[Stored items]
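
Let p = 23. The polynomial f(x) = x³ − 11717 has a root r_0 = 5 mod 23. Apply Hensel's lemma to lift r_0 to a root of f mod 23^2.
r_1 = 350 (mod 529)

Hensel: r_{i+1} = r_i − f(r_i)/f′(r_i) mod 23^{i+2}, where f′(x) = 3x². Iterate:
  r_0 = 5 (mod 23)
  r_1 = 350 (mod 529)
Final: r = 350 with f(r) ≡ 0 mod 23^2.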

Exercise — A word-for-word restatement of every record above is expected.

Exercise response —
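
Let p = 23. The polynomial f(x) = x³ − 11717 has a root r_0 = 5 mod 23. Apply Hensel's lemma to lift r_0 to a root of f mod 23^2.
r_1 = 350 (mod 529)

Hensel: r_{i+1} = r_i − f(r_i)/f′(r_i) mod 23^{i+2}, where f′(x) = 3x². Iterate:
  r_0 = 5 (mod 23)
  r_1 = 350 (mod 529)
Final: r = 350 with f(r) ≡ 0 mod 23^2.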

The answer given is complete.